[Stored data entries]
──────────────────────────────
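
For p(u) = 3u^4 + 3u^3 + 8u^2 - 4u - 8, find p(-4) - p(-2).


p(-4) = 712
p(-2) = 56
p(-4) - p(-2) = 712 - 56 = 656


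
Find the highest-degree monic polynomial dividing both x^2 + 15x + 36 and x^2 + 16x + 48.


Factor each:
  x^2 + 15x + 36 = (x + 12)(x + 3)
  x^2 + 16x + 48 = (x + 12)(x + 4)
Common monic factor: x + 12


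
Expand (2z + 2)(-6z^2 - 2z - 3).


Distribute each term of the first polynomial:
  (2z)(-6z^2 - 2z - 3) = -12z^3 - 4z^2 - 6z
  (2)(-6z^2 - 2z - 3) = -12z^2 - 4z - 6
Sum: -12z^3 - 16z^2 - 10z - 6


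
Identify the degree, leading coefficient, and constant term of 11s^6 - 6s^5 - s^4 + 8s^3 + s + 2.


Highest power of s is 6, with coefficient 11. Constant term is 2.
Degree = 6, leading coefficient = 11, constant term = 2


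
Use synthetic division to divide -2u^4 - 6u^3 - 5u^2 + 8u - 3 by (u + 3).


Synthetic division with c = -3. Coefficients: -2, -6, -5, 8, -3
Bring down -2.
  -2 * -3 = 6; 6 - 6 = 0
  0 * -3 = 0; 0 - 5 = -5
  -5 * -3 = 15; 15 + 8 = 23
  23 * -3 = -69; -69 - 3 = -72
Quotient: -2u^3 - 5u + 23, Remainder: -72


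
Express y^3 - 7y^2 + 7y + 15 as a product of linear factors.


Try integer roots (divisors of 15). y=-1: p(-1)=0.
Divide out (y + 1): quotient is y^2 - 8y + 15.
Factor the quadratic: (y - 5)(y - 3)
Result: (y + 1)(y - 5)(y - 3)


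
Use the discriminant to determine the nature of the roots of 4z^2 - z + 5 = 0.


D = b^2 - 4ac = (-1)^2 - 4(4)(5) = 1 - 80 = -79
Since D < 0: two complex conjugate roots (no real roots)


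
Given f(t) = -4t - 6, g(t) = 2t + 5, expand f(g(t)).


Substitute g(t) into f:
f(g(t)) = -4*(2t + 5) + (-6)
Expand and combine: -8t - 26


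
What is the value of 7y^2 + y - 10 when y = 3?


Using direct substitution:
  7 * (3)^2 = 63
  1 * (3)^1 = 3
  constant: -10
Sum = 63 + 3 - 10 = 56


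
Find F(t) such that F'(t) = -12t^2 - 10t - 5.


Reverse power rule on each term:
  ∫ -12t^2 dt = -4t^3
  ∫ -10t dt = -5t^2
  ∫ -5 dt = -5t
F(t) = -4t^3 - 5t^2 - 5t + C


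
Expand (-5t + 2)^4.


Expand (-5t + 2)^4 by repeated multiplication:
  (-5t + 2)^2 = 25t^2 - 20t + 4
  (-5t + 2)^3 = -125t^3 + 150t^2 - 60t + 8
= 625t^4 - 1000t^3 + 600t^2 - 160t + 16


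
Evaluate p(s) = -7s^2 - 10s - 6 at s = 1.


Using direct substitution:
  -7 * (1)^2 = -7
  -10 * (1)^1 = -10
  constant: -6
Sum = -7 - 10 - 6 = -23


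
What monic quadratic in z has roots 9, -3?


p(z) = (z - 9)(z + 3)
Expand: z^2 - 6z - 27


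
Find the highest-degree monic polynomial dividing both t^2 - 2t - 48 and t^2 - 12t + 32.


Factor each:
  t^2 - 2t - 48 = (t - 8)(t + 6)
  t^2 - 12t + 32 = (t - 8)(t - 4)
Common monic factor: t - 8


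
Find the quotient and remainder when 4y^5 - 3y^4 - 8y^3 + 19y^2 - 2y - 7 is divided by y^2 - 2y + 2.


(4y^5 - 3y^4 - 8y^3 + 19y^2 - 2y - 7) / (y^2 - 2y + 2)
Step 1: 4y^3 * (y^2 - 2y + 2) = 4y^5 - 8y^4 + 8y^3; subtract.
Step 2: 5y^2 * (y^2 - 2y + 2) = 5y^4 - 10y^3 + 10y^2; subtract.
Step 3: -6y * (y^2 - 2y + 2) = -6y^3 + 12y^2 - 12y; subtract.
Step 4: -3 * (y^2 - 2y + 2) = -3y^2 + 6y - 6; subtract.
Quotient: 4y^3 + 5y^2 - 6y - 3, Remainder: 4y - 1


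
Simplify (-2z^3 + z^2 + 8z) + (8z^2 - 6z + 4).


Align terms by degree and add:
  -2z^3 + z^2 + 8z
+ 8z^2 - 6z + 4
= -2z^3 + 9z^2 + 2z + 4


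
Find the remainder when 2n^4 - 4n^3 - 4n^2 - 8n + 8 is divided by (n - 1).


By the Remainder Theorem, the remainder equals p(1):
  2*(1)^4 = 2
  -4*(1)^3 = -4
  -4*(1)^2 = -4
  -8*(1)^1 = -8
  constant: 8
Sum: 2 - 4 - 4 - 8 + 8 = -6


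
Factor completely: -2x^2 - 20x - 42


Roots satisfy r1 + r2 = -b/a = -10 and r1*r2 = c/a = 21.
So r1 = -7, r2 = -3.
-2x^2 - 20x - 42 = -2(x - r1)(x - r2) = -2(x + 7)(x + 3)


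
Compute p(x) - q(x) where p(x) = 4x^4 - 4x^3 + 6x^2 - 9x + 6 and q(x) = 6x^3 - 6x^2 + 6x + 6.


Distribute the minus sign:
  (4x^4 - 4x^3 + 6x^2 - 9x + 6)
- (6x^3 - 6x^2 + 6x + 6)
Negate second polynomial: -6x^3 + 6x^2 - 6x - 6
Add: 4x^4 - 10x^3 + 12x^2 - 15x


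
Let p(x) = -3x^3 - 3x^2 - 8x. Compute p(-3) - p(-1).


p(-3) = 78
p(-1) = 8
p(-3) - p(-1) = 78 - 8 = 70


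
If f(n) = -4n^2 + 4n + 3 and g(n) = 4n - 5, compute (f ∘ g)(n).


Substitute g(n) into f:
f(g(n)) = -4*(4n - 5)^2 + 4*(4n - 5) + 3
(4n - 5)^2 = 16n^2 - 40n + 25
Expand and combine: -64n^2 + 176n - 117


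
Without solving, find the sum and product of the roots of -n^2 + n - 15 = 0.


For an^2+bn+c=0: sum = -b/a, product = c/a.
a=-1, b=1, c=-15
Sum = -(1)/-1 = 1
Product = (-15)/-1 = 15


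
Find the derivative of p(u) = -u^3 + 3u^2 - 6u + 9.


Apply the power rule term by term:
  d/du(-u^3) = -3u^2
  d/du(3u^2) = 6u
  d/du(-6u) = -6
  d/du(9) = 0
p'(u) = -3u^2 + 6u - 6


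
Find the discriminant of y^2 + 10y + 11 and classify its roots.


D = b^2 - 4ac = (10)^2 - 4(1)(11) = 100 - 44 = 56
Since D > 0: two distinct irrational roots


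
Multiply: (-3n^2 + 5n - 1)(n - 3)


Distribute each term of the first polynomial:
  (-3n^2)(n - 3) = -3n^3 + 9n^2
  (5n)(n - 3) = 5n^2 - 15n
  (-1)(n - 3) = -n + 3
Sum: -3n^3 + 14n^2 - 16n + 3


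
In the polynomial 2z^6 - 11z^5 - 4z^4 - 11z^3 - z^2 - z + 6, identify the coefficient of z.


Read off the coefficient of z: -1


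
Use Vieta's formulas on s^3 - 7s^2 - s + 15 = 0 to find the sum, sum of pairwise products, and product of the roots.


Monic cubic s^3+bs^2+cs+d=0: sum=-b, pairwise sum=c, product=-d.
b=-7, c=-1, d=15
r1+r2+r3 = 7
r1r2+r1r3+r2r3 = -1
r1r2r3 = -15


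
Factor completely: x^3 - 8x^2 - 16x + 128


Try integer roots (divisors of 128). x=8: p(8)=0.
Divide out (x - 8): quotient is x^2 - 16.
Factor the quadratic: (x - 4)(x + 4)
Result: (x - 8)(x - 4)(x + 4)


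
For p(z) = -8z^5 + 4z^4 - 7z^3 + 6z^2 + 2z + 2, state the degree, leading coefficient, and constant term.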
──────────────────────────────
[Problem description] Only the lines from the one that contains "Find the discriminant" to the end of the entries above should be given again, exactly and in full.

[Result of the exercise]
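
Find the discriminant of y^2 + 10y + 11 and classify its roots.


D = b^2 - 4ac = (10)^2 - 4(1)(11) = 100 - 44 = 56
Since D > 0: two distinct irrational roots


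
Multiply: (-3n^2 + 5n - 1)(n - 3)


Distribute each term of the first polynomial:
  (-3n^2)(n - 3) = -3n^3 + 9n^2
  (5n)(n - 3) = 5n^2 - 15n
  (-1)(n - 3) = -n + 3
Sum: -3n^3 + 14n^2 - 16n + 3


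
In the polynomial 2z^6 - 11z^5 - 4z^4 - 11z^3 - z^2 - z + 6, identify the coefficient of z.


Read off the coefficient of z: -1


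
Use Vieta's formulas on s^3 - 7s^2 - s + 15 = 0 to find the sum, sum of pairwise products, and product of the roots.


Monic cubic s^3+bs^2+cs+d=0: sum=-b, pairwise sum=c, product=-d.
b=-7, c=-1, d=15
r1+r2+r3 = 7
r1r2+r1r3+r2r3 = -1
r1r2r3 = -15


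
Factor completely: x^3 - 8x^2 - 16x + 128


Try integer roots (divisors of 128). x=8: p(8)=0.
Divide out (x - 8): quotient is x^2 - 16.
Factor the quadratic: (x - 4)(x + 4)
Result: (x - 8)(x - 4)(x + 4)


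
For p(z) = -8z^5 + 4z^4 - 7z^3 + 6z^2 + 2z + 2, state the degree, leading coefficient, and constant term.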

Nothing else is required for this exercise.